--- YOUR INSTRUCTIONS ---
Write out again, exactly, the lines below starting at the one with "But then uu" and ending at the one with "Both languages below".
##### MATERIAL PROVIDED #####
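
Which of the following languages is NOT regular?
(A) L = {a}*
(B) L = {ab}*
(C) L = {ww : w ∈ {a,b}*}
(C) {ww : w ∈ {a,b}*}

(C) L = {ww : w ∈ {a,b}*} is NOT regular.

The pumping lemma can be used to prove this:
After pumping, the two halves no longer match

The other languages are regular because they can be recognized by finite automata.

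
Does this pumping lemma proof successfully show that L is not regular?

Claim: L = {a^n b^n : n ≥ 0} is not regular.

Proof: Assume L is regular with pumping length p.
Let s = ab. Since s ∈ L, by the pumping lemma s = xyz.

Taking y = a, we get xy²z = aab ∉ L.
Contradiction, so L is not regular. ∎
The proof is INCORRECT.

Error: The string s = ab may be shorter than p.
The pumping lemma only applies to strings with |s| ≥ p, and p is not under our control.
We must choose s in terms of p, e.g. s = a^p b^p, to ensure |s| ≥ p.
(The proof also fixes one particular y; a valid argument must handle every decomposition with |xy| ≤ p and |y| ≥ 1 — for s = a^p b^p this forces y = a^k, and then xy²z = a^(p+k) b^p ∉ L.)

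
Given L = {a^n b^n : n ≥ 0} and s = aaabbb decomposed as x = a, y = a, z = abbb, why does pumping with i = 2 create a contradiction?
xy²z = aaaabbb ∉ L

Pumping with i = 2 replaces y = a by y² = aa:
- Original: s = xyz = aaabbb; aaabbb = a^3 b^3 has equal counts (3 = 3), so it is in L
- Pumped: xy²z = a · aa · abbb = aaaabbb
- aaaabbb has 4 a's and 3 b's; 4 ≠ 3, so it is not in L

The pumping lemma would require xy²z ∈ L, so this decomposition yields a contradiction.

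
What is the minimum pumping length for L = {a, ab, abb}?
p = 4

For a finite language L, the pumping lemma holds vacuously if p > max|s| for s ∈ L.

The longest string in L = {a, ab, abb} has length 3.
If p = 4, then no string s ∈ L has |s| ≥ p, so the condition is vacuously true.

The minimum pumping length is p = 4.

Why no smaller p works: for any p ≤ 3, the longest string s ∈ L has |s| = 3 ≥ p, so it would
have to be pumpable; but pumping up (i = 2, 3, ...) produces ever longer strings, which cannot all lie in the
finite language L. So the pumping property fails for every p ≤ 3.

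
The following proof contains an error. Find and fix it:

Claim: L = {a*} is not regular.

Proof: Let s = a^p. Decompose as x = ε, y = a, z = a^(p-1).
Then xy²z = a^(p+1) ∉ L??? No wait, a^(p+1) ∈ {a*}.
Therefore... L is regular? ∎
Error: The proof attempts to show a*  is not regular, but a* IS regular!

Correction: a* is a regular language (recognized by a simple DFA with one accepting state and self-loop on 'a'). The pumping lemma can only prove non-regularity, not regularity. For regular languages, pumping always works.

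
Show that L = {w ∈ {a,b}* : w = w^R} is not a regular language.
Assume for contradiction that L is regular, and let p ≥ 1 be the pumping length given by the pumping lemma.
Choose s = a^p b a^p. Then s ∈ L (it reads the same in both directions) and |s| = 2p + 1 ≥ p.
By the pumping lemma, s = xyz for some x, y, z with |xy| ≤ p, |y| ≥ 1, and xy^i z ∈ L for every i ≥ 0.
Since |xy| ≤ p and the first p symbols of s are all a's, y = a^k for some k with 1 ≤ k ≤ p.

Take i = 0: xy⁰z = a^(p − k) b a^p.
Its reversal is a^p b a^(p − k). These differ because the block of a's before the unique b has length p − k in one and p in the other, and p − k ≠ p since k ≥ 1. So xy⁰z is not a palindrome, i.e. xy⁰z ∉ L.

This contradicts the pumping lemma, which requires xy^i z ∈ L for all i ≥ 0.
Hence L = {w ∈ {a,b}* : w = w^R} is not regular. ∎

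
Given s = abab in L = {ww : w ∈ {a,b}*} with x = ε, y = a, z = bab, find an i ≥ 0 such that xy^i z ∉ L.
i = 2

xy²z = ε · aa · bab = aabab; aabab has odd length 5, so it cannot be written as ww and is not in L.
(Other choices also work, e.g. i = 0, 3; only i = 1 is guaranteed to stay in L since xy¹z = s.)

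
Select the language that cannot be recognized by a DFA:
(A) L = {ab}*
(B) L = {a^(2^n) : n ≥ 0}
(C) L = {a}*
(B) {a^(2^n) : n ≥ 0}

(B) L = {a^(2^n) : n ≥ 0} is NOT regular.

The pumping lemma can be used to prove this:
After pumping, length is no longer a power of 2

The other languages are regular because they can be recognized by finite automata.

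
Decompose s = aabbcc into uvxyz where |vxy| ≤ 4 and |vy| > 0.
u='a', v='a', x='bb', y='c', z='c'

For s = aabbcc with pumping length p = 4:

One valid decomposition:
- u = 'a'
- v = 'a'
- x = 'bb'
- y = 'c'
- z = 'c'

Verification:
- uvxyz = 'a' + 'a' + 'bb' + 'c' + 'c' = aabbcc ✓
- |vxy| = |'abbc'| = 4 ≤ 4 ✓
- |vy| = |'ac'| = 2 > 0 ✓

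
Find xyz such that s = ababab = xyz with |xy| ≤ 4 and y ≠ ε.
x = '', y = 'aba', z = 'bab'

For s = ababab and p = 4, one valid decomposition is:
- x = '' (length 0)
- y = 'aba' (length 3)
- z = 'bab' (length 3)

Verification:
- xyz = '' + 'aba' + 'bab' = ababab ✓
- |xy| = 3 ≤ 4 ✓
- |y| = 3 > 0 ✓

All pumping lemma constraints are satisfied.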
#####
##### MATERIAL PROVIDED #####
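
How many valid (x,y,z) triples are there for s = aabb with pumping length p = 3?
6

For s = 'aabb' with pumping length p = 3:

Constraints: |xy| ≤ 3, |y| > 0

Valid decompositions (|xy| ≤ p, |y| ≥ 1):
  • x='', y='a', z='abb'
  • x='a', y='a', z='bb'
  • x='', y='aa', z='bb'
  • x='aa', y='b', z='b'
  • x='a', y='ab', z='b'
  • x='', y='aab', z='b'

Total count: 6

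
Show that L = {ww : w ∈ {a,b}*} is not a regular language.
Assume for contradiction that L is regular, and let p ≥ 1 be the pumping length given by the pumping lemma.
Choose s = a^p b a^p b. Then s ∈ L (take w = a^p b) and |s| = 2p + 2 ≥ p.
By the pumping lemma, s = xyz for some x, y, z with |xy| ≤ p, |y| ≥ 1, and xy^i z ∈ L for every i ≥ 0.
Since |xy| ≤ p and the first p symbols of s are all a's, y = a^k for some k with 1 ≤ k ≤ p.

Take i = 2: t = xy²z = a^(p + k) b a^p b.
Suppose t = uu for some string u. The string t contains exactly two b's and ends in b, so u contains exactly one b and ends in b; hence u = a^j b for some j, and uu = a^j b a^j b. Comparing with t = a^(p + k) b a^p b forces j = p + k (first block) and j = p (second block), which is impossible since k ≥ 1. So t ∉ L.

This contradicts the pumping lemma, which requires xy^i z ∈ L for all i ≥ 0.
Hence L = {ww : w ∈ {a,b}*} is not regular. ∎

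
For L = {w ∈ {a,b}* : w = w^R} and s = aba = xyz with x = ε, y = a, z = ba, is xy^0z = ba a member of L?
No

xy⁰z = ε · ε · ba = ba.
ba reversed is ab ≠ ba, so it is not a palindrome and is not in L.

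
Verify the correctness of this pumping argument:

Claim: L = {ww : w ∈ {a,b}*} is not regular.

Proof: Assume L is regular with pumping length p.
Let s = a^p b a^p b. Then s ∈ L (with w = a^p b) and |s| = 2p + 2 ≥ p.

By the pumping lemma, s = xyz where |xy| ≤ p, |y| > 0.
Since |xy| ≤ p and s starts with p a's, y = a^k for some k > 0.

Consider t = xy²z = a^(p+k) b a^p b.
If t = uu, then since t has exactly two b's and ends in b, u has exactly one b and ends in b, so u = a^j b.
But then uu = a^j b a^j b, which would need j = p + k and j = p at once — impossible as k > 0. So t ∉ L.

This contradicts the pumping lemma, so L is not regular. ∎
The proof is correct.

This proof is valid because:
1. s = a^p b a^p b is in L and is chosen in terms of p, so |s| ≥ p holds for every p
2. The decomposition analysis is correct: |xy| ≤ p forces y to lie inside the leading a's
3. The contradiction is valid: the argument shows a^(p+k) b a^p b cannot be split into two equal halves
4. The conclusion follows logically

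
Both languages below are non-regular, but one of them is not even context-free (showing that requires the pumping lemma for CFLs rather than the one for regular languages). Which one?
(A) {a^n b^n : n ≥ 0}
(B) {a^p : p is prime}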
#####
--- ANSWER ---
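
But then uu = a^j b a^j b, which would need j = p + k and j = p at once — impossible as k > 0. So t ∉ L.

This contradicts the pumping lemma, so L is not regular. ∎
The proof is correct.

This proof is valid because:
1. s = a^p b a^p b is in L and is chosen in terms of p, so |s| ≥ p holds for every p
2. The decomposition analysis is correct: |xy| ≤ p forces y to lie inside the leading a's
3. The contradiction is valid: the argument shows a^(p+k) b a^p b cannot be split into two equal halves
4. The conclusion follows logically

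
Both languages below are non-regular, but one of them is not even context-free (showing that requires the pumping lemma for CFLs rather than the one for regular languages). Which one?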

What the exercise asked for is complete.